#### What to produce
Transcribe all of the data, leaving nothing out and changing nothing.
........
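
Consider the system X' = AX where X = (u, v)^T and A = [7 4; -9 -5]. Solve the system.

Coefficient matrix A = [[7, 4], [-9, -5]].
Characteristic polynomial det(A - λI) = λ^2 - 2λ + 1 = 0.
Single eigenvalue λ = 1 with algebraic multiplicity 2.
Eigenvector v = (-2,3); generalized eigenvector w with (A-λI)w=v is (-1,1).
General solution: e^(t)[K_1·v + K_2·(t·v + w)].

u(t) = -2K_1e^(t) - 2K_2te^(t) - K_2e^(t), v(t) = 3K_1e^(t) + 3K_2te^(t) + K_2e^(t)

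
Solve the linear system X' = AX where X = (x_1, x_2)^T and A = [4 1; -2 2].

x_1(t) = -c_1e^(3t)cos(t) - c_2e^(3t)sin(t), x_2(t) = c_1e^(3t)sin(t) + c_1e^(3t)cos(t) + c_2e^(3t)sin(t) - c_2e^(3t)cos(t)

Coefficient matrix A = [[4, 1], [-2, 2]].
Characteristic polynomial det(A - λI) = λ^2 - 6λ + 10 = 0.
Eigenvalues λ = 3 ± i (complex conjugate pair).
For λ=3+i: an eigenvector is (-1,1) - i(0,1) = (-1, 1 - i).
A real fundamental pair from Re and Im of e^((3+i)t)v: X_1 = e^(3t)(cos(t)·(-1,1) + sin(t)·(0,1)), X_2 = e^(3t)(sin(t)·(-1,1) - cos(t)·(0,1)).
General solution: c_1X_1 + c_2X_2.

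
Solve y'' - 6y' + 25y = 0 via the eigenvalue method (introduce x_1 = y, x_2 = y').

y(t) = c_1e^(3t)cos(4t) + c_2e^(3t)sin(4t)

Let x_1 = y, x_2 = y'. Then x_1' = x_2 and x_2' = -25x_1 + 6x_2.
A = [[0,1],[-25,6]]; det(A-λI) = λ^2 - 6λ + 25.
Eigenvalues λ = 3 ± 4i.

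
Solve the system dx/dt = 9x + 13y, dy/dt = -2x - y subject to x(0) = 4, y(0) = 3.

Coefficient matrix A = [[9, 13], [-2, -1]].
Characteristic polynomial det(A - λI) = λ^2 - 8λ + 17 = 0.
Eigenvalues λ = 4 ± i (complex conjugate pair).
For λ=4+i: an eigenvector is (3,-1) - i(2,-1) = (3 - 2i, -1 + i).
A real fundamental pair from Re and Im of e^((4+i)t)v: X_1 = e^(4t)(cos(t)·(3,-1) + sin(t)·(2,-1)), X_2 = e^(4t)(sin(t)·(3,-1) - cos(t)·(2,-1)).
General solution: c_1X_1 + c_2X_2.
Applying x(0)=4, y(0)=3 gives c_1=10, c_2=13.

x(t) = 59e^(4t)sin(t) + 4e^(4t)cos(t), y(t) = -23e^(4t)sin(t) + 3e^(4t)cos(t)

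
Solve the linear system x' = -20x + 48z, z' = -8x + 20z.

Coefficient matrix A = [[-20, 48], [-8, 20]].
Characteristic polynomial det(A - λI) = λ^2 - 16 = 0.
Eigenvalues λ = 4, -4.
For λ=4: (A-λI) row 1 is [-24, 48], so an eigenvector is (-2, -1).
For λ=-4: (A-λI) row 1 is [-16, 48], so an eigenvector is (-3, -1).
General solution: C_1e^(4t)(-2,-1) + C_2e^(-4t)(-3,-1).

x(t) = -2C_1e^(4t) - 3C_2e^(-4t), z(t) = -C_1e^(4t) - C_2e^(-4t)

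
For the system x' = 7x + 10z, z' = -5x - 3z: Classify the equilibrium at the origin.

A = [[7,10],[-5,-3]]; det(A-λI) = λ^2 - 4λ + 29.
λ = 2 ± 5i: positive real part.

unstable spiral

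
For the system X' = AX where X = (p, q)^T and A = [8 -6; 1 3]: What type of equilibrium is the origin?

A = [[8,-6],[1,3]]; det(A-λI) = λ^2 - 11λ + 30.
λ = 5, 6: both positive.

unstable node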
........
#### Answer box
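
Consider the system X' = AX where X = (u, v)^T and A = [7 4; -9 -5]. Solve the system.

Coefficient matrix A = [[7, 4], [-9, -5]].
Characteristic polynomial det(A - λI) = λ^2 - 2λ + 1 = 0.
Single eigenvalue λ = 1 with algebraic multiplicity 2.
Eigenvector v = (-2,3); generalized eigenvector w with (A-λI)w=v is (-1,1).
General solution: e^(t)[K_1·v + K_2·(t·v + w)].

u(t) = -2K_1e^(t) - 2K_2te^(t) - K_2e^(t), v(t) = 3K_1e^(t) + 3K_2te^(t) + K_2e^(t)

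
Solve the linear system X' = AX where X = (x_1, x_2)^T and A = [4 1; -2 2].

x_1(t) = -c_1e^(3t)cos(t) - c_2e^(3t)sin(t), x_2(t) = c_1e^(3t)sin(t) + c_1e^(3t)cos(t) + c_2e^(3t)sin(t) - c_2e^(3t)cos(t)

Coefficient matrix A = [[4, 1], [-2, 2]].
Characteristic polynomial det(A - λI) = λ^2 - 6λ + 10 = 0.
Eigenvalues λ = 3 ± i (complex conjugate pair).
For λ=3+i: an eigenvector is (-1,1) - i(0,1) = (-1, 1 - i).
A real fundamental pair from Re and Im of e^((3+i)t)v: X_1 = e^(3t)(cos(t)·(-1,1) + sin(t)·(0,1)), X_2 = e^(3t)(sin(t)·(-1,1) - cos(t)·(0,1)).
General solution: c_1X_1 + c_2X_2.

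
Solve y'' - 6y' + 25y = 0 via the eigenvalue method (introduce x_1 = y, x_2 = y').

y(t) = c_1e^(3t)cos(4t) + c_2e^(3t)sin(4t)

Let x_1 = y, x_2 = y'. Then x_1' = x_2 and x_2' = -25x_1 + 6x_2.
A = [[0,1],[-25,6]]; det(A-λI) = λ^2 - 6λ + 25.
Eigenvalues λ = 3 ± 4i.

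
Solve the system dx/dt = 9x + 13y, dy/dt = -2x - y subject to x(0) = 4, y(0) = 3.

Coefficient matrix A = [[9, 13], [-2, -1]].
Characteristic polynomial det(A - λI) = λ^2 - 8λ + 17 = 0.
Eigenvalues λ = 4 ± i (complex conjugate pair).
For λ=4+i: an eigenvector is (3,-1) - i(2,-1) = (3 - 2i, -1 + i).
A real fundamental pair from Re and Im of e^((4+i)t)v: X_1 = e^(4t)(cos(t)·(3,-1) + sin(t)·(2,-1)), X_2 = e^(4t)(sin(t)·(3,-1) - cos(t)·(2,-1)).
General solution: c_1X_1 + c_2X_2.
Applying x(0)=4, y(0)=3 gives c_1=10, c_2=13.

x(t) = 59e^(4t)sin(t) + 4e^(4t)cos(t), y(t) = -23e^(4t)sin(t) + 3e^(4t)cos(t)

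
Solve the linear system x' = -20x + 48z, z' = -8x + 20z.

Coefficient matrix A = [[-20, 48], [-8, 20]].
Characteristic polynomial det(A - λI) = λ^2 - 16 = 0.
Eigenvalues λ = 4, -4.
For λ=4: (A-λI) row 1 is [-24, 48], so an eigenvector is (-2, -1).
For λ=-4: (A-λI) row 1 is [-16, 48], so an eigenvector is (-3, -1).
General solution: C_1e^(4t)(-2,-1) + C_2e^(-4t)(-3,-1).

x(t) = -2C_1e^(4t) - 3C_2e^(-4t), z(t) = -C_1e^(4t) - C_2e^(-4t)

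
For the system x' = 7x + 10z, z' = -5x - 3z: Classify the equilibrium at the origin.

A = [[7,10],[-5,-3]]; det(A-λI) = λ^2 - 4λ + 29.
λ = 2 ± 5i: positive real part.

unstable spiral

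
For the system X' = AX where X = (p, q)^T and A = [8 -6; 1 3]: What type of equilibrium is the origin?

A = [[8,-6],[1,3]]; det(A-λI) = λ^2 - 11λ + 30.
λ = 5, 6: both positive.

unstable node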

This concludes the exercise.